▶ EXERCISE PROMPT
Considering every line below, count those with the word "Answer" and give only the result.

(EXERCISE DATA begins)

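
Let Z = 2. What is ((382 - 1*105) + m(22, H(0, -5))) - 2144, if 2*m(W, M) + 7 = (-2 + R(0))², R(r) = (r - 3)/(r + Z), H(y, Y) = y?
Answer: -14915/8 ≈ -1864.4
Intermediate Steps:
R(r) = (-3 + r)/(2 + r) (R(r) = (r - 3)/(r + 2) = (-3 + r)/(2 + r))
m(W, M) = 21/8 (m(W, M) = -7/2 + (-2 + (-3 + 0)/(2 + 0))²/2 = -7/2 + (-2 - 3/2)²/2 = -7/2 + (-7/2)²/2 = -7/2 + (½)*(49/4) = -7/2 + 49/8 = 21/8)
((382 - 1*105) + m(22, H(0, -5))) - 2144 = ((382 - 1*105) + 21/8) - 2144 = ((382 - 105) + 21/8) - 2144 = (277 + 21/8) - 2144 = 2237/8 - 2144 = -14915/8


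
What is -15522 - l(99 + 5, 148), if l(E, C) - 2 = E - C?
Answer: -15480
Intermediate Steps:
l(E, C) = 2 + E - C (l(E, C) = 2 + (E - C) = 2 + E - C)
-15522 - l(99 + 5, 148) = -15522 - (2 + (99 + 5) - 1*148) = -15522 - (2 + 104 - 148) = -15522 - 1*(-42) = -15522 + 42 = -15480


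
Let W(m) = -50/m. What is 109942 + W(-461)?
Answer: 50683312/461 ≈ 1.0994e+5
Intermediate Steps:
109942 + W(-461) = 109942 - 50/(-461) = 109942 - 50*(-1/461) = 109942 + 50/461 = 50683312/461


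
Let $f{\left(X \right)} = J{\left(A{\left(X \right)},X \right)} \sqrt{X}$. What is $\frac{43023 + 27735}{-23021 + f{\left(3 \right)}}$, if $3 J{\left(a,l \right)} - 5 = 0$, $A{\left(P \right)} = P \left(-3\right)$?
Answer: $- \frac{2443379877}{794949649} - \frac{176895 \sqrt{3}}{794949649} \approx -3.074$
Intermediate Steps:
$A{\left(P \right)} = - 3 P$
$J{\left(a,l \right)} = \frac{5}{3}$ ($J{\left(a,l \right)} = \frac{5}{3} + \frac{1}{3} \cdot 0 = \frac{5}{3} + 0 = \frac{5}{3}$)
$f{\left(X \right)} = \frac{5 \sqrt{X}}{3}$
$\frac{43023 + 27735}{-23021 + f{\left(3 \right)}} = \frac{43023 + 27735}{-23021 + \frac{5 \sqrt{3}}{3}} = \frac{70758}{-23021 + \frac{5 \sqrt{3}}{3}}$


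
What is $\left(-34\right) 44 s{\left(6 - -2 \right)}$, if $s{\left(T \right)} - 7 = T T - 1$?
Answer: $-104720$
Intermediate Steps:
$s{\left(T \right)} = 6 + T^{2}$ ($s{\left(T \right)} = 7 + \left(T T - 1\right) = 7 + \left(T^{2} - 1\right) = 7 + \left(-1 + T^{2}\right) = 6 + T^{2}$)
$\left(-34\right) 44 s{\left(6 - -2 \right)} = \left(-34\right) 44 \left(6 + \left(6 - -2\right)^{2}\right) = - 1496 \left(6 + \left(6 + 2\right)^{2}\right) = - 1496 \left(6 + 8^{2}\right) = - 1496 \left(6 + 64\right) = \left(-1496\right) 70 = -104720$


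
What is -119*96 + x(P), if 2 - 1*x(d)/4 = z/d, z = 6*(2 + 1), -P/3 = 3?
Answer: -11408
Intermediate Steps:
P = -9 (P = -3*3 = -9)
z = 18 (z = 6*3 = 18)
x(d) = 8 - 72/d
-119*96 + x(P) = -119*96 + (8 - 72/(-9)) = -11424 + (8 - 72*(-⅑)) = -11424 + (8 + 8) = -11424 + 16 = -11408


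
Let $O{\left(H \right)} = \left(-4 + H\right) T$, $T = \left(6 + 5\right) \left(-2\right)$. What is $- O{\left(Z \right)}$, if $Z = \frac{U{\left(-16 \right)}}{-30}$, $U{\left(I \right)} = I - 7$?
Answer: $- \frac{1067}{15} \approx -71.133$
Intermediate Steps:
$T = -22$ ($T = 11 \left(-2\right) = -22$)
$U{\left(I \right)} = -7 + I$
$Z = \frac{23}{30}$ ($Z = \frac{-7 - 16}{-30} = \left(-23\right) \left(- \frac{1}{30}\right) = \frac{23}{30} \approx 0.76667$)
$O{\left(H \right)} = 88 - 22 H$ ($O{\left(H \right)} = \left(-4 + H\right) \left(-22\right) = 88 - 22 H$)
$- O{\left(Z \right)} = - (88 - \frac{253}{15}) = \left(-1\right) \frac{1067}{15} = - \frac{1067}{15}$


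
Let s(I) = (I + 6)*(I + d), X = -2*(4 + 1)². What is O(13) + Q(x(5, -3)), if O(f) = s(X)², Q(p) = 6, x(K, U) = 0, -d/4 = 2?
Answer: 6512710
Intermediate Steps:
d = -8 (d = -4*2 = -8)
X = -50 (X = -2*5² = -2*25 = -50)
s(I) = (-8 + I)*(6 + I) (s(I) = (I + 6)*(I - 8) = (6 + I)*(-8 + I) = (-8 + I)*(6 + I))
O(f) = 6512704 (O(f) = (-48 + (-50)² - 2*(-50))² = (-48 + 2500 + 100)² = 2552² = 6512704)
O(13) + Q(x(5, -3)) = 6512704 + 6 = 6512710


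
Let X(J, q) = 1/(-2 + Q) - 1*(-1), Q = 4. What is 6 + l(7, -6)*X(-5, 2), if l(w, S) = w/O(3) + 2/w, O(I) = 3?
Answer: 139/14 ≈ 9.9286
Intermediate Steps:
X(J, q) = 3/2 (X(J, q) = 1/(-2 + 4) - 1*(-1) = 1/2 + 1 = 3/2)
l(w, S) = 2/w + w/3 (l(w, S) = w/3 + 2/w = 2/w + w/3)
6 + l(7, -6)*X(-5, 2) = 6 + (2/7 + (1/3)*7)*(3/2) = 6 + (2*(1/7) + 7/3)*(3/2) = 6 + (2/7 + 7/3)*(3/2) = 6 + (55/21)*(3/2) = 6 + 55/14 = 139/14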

(EXERCISE DATA ends)

▶ EXPECTED OUTPUT
9